TASK OBJECTIVE:
Each record that follows must be reproduced exactly.

Collected data entries:
------

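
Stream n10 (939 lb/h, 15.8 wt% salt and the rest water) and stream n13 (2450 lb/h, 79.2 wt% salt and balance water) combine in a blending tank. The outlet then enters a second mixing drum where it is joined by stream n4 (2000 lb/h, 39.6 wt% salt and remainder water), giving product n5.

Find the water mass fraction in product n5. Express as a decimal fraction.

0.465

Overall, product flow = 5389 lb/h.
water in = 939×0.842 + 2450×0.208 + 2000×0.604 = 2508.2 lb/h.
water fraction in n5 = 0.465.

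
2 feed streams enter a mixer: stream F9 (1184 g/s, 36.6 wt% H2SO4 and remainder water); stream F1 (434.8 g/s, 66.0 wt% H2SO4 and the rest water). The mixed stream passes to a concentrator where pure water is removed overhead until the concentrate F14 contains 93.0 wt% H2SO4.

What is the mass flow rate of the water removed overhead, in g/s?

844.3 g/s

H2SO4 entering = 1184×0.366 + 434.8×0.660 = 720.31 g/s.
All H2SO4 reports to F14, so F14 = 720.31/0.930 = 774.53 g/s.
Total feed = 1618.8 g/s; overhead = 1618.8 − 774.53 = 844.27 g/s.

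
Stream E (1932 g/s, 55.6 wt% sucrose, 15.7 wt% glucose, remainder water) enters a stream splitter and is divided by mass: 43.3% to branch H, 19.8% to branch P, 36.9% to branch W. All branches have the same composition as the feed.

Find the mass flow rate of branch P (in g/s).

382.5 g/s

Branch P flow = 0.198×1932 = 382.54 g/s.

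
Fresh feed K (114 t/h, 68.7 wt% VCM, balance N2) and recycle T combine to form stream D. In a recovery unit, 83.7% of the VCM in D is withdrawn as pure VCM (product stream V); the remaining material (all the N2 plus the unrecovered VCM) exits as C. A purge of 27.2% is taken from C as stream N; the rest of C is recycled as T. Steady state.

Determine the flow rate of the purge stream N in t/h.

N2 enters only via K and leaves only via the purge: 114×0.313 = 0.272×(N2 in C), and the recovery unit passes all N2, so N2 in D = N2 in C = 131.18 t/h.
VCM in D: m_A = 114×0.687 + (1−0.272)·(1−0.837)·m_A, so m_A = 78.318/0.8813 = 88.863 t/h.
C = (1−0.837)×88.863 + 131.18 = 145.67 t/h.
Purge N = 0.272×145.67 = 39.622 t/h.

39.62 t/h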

------

EXPECTED OUTPUT:
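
Stream n10 (939 lb/h, 15.8 wt% salt and the rest water) and stream n13 (2450 lb/h, 79.2 wt% salt and balance water) combine in a blending tank. The outlet then enters a second mixing drum where it is joined by stream n4 (2000 lb/h, 39.6 wt% salt and remainder water), giving product n5.

Find the water mass fraction in product n5. Express as a decimal fraction.

0.465

Overall, product flow = 5389 lb/h.
water in = 939×0.842 + 2450×0.208 + 2000×0.604 = 2508.2 lb/h.
water fraction in n5 = 0.465.

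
2 feed streams enter a mixer: stream F9 (1184 g/s, 36.6 wt% H2SO4 and remainder water); stream F1 (434.8 g/s, 66.0 wt% H2SO4 and the rest water). The mixed stream passes to a concentrator where pure water is removed overhead until the concentrate F14 contains 93.0 wt% H2SO4.

What is the mass flow rate of the water removed overhead, in g/s?

844.3 g/s

H2SO4 entering = 1184×0.366 + 434.8×0.660 = 720.31 g/s.
All H2SO4 reports to F14, so F14 = 720.31/0.930 = 774.53 g/s.
Total feed = 1618.8 g/s; overhead = 1618.8 − 774.53 = 844.27 g/s.

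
Stream E (1932 g/s, 55.6 wt% sucrose, 15.7 wt% glucose, remainder water) enters a stream splitter and is divided by mass: 43.3% to branch H, 19.8% to branch P, 36.9% to branch W. All branches have the same composition as the feed.

Find the mass flow rate of branch P (in g/s).

382.5 g/s

Branch P flow = 0.198×1932 = 382.54 g/s.

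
Fresh feed K (114 t/h, 68.7 wt% VCM, balance N2) and recycle T combine to form stream D. In a recovery unit, 83.7% of the VCM in D is withdrawn as pure VCM (product stream V); the remaining material (all the N2 plus the unrecovered VCM) exits as C. A purge of 27.2% is taken from C as stream N; the rest of C is recycled as T. Steady state.

Determine the flow rate of the purge stream N in t/h.

N2 enters only via K and leaves only via the purge: 114×0.313 = 0.272×(N2 in C), and the recovery unit passes all N2, so N2 in D = N2 in C = 131.18 t/h.
VCM in D: m_A = 114×0.687 + (1−0.272)·(1−0.837)·m_A, so m_A = 78.318/0.8813 = 88.863 t/h.
C = (1−0.837)×88.863 + 131.18 = 145.67 t/h.
Purge N = 0.272×145.67 = 39.622 t/h.

39.62 t/h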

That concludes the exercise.